> _Saved entries_:
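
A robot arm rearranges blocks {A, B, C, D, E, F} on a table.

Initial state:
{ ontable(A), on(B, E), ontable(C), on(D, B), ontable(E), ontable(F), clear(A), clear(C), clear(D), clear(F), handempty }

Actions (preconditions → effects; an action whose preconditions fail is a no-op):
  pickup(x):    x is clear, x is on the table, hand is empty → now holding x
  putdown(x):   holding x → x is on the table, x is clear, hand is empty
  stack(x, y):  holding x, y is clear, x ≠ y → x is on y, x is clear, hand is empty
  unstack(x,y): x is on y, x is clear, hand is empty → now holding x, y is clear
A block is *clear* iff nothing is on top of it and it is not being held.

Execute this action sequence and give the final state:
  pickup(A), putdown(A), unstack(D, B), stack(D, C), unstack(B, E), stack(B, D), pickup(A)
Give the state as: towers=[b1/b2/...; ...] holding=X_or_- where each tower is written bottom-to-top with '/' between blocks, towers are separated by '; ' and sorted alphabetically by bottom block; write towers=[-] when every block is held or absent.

step 1 (pickup(A)): towers=[C; E/B/D; F] holding=A
step 2 (putdown(A)): towers=[A; C; E/B/D; F] holding=-
step 3 (unstack(D, B)): towers=[A; C; E/B; F] holding=D
step 4 (stack(D, C)): towers=[A; C/D; E/B; F] holding=-
step 5 (unstack(B, E)): towers=[A; C/D; E; F] holding=B
step 6 (stack(B, D)): towers=[A; C/D/B; E; F] holding=-
step 7 (pickup(A)): towers=[C/D/B; E; F] holding=A

towers=[C/D/B; E; F] holding=A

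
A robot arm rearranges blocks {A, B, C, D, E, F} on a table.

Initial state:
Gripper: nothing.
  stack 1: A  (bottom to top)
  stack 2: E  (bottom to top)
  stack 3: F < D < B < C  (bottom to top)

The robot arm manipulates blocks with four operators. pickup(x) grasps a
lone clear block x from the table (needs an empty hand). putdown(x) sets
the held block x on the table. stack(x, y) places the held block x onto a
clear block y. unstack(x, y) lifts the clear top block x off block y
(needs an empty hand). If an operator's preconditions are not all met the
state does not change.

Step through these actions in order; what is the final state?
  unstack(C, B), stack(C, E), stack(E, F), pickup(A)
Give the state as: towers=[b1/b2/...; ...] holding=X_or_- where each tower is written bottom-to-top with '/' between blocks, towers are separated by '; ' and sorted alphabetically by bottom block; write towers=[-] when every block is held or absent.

towers=[E/C; F/D/B] holding=A

step 1 (unstack(C, B)): towers=[A; E; F/D/B] holding=C
step 2 (stack(C, E)): towers=[A; E/C; F/D/B] holding=-
step 3 (stack(E, F)) [no-op]: towers=[A; E/C; F/D/B] holding=-
step 4 (pickup(A)): towers=[E/C; F/D/B] holding=A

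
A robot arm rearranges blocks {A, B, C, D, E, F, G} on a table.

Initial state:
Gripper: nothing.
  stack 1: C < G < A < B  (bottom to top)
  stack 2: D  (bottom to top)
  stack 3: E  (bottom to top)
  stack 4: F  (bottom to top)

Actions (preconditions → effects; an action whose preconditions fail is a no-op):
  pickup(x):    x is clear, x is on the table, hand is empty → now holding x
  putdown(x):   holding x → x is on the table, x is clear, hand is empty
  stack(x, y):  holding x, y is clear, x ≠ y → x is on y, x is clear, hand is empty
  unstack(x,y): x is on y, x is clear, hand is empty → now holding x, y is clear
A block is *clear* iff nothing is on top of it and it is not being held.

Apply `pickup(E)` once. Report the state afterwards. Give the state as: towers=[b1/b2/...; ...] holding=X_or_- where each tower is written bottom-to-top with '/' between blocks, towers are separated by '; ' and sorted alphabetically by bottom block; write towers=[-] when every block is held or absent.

before: towers=[C/G/A/B; D; E; F] holding=-
pre[pickup(E)]: clear(E) ok, ontable(E) ok, handempty ok
all met → apply pickup(E)
after:  towers=[C/G/A/B; D; F] holding=E

towers=[C/G/A/B; D; F] holding=E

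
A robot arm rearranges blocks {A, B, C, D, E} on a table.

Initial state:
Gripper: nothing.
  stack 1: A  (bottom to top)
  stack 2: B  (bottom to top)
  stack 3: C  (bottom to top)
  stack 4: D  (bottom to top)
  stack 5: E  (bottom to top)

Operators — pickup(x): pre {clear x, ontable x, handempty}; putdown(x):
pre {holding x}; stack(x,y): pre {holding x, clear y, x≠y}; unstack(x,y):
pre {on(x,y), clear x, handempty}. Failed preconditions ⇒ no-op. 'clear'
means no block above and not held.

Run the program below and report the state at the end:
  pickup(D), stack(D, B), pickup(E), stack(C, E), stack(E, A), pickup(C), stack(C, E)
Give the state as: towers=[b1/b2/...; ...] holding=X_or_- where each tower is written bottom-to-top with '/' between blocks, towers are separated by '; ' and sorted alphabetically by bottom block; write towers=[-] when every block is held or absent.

towers=[A/E/C; B/D] holding=-

step 1 (pickup(D)): towers=[A; B; C; E] holding=D
step 2 (stack(D, B)): towers=[A; B/D; C; E] holding=-
step 3 (pickup(E)): towers=[A; B/D; C] holding=E
step 4 (stack(C, E)) [no-op]: towers=[A; B/D; C] holding=E
step 5 (stack(E, A)): towers=[A/E; B/D; C] holding=-
step 6 (pickup(C)): towers=[A/E; B/D] holding=C
step 7 (stack(C, E)): towers=[A/E/C; B/D] holding=-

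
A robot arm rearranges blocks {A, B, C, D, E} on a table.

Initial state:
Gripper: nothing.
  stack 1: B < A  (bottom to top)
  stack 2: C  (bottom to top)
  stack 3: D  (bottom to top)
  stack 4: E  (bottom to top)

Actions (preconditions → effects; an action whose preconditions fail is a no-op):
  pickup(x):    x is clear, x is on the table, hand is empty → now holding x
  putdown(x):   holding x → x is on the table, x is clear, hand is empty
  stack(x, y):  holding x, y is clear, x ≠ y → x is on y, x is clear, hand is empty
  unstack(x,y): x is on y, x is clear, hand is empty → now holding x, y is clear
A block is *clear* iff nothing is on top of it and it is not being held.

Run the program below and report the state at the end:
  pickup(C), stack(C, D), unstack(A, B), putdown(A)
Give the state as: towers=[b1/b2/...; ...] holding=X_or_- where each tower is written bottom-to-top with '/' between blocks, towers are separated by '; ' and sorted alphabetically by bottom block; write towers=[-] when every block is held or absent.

step 1 (pickup(C)): towers=[B/A; D; E] holding=C
step 2 (stack(C, D)): towers=[B/A; D/C; E] holding=-
step 3 (unstack(A, B)): towers=[B; D/C; E] holding=A
step 4 (putdown(A)): towers=[A; B; D/C; E] holding=-

towers=[A; B; D/C; E] holding=-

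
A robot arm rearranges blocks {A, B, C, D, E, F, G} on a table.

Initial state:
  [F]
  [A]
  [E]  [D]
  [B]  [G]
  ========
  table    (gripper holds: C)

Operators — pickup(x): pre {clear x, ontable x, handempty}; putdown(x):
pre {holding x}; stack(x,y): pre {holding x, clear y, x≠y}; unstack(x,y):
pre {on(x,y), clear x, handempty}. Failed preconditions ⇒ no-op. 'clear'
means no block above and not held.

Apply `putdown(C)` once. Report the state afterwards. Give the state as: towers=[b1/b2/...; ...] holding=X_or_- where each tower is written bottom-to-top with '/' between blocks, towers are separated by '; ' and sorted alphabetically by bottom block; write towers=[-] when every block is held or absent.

towers=[B/E/A/F; C; G/D] holding=-

before: towers=[B/E/A/F; G/D] holding=C
pre[putdown(C)]: holding(C) ok
all met → apply putdown(C)
after:  towers=[B/E/A/F; C; G/D] holding=-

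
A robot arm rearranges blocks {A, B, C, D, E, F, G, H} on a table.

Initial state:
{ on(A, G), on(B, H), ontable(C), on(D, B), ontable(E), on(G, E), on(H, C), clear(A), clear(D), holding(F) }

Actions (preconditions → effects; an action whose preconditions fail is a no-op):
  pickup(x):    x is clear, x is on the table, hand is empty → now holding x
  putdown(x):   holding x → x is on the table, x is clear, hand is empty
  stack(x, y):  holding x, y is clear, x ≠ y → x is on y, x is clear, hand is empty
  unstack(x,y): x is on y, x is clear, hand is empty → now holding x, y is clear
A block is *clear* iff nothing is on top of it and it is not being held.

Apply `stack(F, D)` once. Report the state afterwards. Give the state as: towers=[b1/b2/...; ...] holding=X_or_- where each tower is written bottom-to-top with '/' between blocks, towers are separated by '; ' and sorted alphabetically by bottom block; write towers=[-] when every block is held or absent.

towers=[C/H/B/D/F; E/G/A] holding=-

before: towers=[C/H/B/D; E/G/A] holding=F
pre[stack(F, D)]: holding(F) ok, clear(D) ok, F≠D ok
all met → apply stack(F, D)
after:  towers=[C/H/B/D/F; E/G/A] holding=-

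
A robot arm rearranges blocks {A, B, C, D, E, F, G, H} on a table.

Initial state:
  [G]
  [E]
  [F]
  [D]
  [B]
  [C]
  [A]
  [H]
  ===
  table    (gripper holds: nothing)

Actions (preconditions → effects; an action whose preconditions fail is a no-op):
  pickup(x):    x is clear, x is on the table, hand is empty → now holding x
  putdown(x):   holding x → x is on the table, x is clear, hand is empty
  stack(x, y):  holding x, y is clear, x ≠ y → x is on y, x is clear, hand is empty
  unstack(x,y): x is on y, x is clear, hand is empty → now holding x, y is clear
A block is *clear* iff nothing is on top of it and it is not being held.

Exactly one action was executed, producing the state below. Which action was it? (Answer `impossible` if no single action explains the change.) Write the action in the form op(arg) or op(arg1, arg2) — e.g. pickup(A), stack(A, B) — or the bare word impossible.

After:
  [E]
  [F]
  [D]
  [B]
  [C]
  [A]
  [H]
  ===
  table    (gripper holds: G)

unstack(G, E)

target: towers=[H/A/C/B/D/F/E] holding=G
     unstack(G, E) → towers=[H/A/C/B/D/F/E] holding=G  ← match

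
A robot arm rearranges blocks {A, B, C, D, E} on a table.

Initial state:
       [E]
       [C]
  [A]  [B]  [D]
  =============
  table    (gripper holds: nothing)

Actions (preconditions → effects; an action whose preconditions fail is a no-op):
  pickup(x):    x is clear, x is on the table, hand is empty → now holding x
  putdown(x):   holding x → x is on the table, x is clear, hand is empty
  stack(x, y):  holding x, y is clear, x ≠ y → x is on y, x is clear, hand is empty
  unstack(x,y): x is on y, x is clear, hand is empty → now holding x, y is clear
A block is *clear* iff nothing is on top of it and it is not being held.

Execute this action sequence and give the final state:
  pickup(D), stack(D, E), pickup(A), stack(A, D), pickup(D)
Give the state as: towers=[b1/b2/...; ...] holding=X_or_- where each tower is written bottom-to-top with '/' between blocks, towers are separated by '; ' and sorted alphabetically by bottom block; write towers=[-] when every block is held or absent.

step 1 (pickup(D)): towers=[A; B/C/E] holding=D
step 2 (stack(D, E)): towers=[A; B/C/E/D] holding=-
step 3 (pickup(A)): towers=[B/C/E/D] holding=A
step 4 (stack(A, D)): towers=[B/C/E/D/A] holding=-
step 5 (pickup(D)) [no-op]: towers=[B/C/E/D/A] holding=-

towers=[B/C/E/D/A] holding=-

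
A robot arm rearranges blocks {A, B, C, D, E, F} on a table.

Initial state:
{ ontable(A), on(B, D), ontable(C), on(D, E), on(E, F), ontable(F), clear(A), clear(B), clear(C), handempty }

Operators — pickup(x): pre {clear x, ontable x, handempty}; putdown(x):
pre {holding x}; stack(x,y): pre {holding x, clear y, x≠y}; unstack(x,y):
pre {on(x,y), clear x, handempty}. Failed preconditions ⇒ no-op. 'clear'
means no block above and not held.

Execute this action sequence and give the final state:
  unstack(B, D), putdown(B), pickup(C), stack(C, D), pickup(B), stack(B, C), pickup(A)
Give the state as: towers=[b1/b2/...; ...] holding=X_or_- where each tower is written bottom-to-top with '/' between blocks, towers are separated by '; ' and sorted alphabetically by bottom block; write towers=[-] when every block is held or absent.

step 1 (unstack(B, D)): towers=[A; C; F/E/D] holding=B
step 2 (putdown(B)): towers=[A; B; C; F/E/D] holding=-
step 3 (pickup(C)): towers=[A; B; F/E/D] holding=C
step 4 (stack(C, D)): towers=[A; B; F/E/D/C] holding=-
step 5 (pickup(B)): towers=[A; F/E/D/C] holding=B
step 6 (stack(B, C)): towers=[A; F/E/D/C/B] holding=-
step 7 (pickup(A)): towers=[F/E/D/C/B] holding=A

towers=[F/E/D/C/B] holding=A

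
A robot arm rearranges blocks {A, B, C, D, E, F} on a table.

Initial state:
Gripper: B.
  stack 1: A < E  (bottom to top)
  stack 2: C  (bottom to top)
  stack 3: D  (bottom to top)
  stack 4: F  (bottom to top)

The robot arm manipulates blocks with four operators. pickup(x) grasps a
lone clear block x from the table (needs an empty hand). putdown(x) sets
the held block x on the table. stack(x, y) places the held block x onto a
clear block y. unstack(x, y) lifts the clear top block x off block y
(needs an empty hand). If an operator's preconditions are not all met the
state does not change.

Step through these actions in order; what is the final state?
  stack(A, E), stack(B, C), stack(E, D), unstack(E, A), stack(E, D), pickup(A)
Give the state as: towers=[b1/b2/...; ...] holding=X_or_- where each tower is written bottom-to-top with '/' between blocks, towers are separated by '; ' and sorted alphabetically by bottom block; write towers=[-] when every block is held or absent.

step 1 (stack(A, E)) [no-op]: towers=[A/E; C; D; F] holding=B
step 2 (stack(B, C)): towers=[A/E; C/B; D; F] holding=-
step 3 (stack(E, D)) [no-op]: towers=[A/E; C/B; D; F] holding=-
step 4 (unstack(E, A)): towers=[A; C/B; D; F] holding=E
step 5 (stack(E, D)): towers=[A; C/B; D/E; F] holding=-
step 6 (pickup(A)): towers=[C/B; D/E; F] holding=A

towers=[C/B; D/E; F] holding=A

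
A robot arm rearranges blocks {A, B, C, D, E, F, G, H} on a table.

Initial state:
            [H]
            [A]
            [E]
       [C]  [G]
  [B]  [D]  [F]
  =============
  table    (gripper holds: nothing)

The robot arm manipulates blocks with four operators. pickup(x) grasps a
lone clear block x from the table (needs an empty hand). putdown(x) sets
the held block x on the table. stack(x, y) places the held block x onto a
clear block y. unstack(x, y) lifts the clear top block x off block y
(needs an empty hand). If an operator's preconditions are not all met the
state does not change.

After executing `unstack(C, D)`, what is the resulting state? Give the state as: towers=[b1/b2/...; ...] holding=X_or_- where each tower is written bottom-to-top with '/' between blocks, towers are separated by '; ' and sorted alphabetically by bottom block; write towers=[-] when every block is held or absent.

towers=[B; D; F/G/E/A/H] holding=C

before: towers=[B; D/C; F/G/E/A/H] holding=-
pre[unstack(C, D)]: on(C,D) yes, clear(C) yes, handempty yes
all met → apply unstack(C, D)
after:  towers=[B; D; F/G/E/A/H] holding=C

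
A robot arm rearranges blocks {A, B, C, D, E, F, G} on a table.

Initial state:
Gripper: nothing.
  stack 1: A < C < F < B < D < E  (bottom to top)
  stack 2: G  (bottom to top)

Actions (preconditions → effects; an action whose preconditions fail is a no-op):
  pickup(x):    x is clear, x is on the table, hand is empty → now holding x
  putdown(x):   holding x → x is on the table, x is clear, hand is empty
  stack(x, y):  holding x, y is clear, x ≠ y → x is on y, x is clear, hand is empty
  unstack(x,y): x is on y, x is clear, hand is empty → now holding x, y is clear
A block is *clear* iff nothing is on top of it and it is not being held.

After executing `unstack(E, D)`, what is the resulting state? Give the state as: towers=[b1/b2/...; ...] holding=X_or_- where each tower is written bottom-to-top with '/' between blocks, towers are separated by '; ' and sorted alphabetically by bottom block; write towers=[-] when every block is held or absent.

towers=[A/C/F/B/D; G] holding=E

before: towers=[A/C/F/B/D/E; G] holding=-
pre[unstack(E, D)]: on(E,D) yes, clear(E) yes, handempty yes
all met → apply unstack(E, D)
after:  towers=[A/C/F/B/D; G] holding=E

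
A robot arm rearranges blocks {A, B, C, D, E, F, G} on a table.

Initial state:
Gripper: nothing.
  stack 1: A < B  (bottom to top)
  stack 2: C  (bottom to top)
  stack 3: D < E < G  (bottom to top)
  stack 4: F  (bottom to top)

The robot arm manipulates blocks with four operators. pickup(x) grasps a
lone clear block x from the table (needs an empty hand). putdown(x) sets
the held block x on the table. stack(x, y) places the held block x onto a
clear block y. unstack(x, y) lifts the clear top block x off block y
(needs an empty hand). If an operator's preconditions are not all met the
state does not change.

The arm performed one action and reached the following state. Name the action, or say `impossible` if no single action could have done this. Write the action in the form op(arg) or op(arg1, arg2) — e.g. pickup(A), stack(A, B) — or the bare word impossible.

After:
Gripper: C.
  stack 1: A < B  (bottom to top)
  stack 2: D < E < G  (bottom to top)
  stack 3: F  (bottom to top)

pickup(C)

target: towers=[A/B; D/E/G; F] holding=C
     unstack(B, A) → towers=[A; C; D/E/G; F] holding=B
         pickup(F) → towers=[A/B; C; D/E/G] holding=F
     unstack(G, E) → towers=[A/B; C; D/E; F] holding=G
         pickup(C) → towers=[A/B; D/E/G; F] holding=C  ← match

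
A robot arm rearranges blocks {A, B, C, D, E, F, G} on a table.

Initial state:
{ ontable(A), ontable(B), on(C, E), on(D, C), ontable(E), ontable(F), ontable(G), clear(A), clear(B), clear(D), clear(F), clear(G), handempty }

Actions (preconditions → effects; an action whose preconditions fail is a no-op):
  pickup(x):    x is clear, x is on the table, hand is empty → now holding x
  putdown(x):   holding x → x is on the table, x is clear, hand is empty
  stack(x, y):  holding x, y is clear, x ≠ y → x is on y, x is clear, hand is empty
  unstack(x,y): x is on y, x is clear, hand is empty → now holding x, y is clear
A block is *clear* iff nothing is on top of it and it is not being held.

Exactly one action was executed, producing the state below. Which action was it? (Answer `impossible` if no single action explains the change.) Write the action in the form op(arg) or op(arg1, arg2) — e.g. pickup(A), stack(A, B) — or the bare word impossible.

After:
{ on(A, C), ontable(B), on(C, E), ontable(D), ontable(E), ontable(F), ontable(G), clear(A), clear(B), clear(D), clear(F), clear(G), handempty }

target: towers=[B; D; E/C/A; F; G] holding=-
         pickup(B) → towers=[A; E/C/D; F; G] holding=B
         pickup(F) → towers=[A; B; E/C/D; G] holding=F
         pickup(G) → towers=[A; B; E/C/D; F] holding=G
     unstack(D, C) → towers=[A; B; E/C; F; G] holding=D
         pickup(A) → towers=[B; E/C/D; F; G] holding=A
none of the 5 applicable actions match → impossible

impossible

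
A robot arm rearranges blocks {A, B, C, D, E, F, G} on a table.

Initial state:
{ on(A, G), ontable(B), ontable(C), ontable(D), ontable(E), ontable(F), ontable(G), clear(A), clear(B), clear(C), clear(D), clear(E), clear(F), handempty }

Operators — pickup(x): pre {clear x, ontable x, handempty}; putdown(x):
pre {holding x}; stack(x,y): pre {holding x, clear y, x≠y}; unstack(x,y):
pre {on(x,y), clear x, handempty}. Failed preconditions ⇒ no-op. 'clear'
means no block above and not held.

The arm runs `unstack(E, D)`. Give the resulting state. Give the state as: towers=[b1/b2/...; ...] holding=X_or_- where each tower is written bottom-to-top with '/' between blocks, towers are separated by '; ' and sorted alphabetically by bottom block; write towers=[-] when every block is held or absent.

towers=[B; C; D; E; F; G/A] holding=-

before: towers=[B; C; D; E; F; G/A] holding=-
pre[unstack(E, D)]: on(E,D) no, clear(E) yes, handempty yes
on(E,D) unmet → unstack(E, D) is a no-op
after:  towers=[B; C; D; E; F; G/A] holding=-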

> _Try it_: All that is needed is the opening run of the data, given again exactly: please include every line from the first through the line with "stack 3: F <", both ends kept.

> _Written answer_:
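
A robot arm rearranges blocks {A, B, C, D, E, F} on a table.

Initial state:
{ ontable(A), on(B, E), ontable(C), on(D, B), ontable(E), ontable(F), clear(A), clear(C), clear(D), clear(F), handempty }

Actions (preconditions → effects; an action whose preconditions fail is a no-op):
  pickup(x):    x is clear, x is on the table, hand is empty → now holding x
  putdown(x):   holding x → x is on the table, x is clear, hand is empty
  stack(x, y):  holding x, y is clear, x ≠ y → x is on y, x is clear, hand is empty
  unstack(x,y): x is on y, x is clear, hand is empty → now holding x, y is clear
A block is *clear* iff nothing is on top of it and it is not being held.

Execute this action sequence and give the final state:
  pickup(A), putdown(A), unstack(D, B), stack(D, C), unstack(B, E), stack(B, D), pickup(A)
Give the state as: towers=[b1/b2/...; ...] holding=X_or_- where each tower is written bottom-to-top with '/' between blocks, towers are separated by '; ' and sorted alphabetically by bottom block; write towers=[-] when every block is held or absent.

step 1 (pickup(A)): towers=[C; E/B/D; F] holding=A
step 2 (putdown(A)): towers=[A; C; E/B/D; F] holding=-
step 3 (unstack(D, B)): towers=[A; C; E/B; F] holding=D
step 4 (stack(D, C)): towers=[A; C/D; E/B; F] holding=-
step 5 (unstack(B, E)): towers=[A; C/D; E; F] holding=B
step 6 (stack(B, D)): towers=[A; C/D/B; E; F] holding=-
step 7 (pickup(A)): towers=[C/D/B; E; F] holding=A

towers=[C/D/B; E; F] holding=A

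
A robot arm rearranges blocks {A, B, C, D, E, F} on a table.

Initial state:
Gripper: nothing.
  stack 1: A  (bottom to top)
  stack 2: E  (bottom to top)
  stack 3: F < D < B < C  (bottom to top)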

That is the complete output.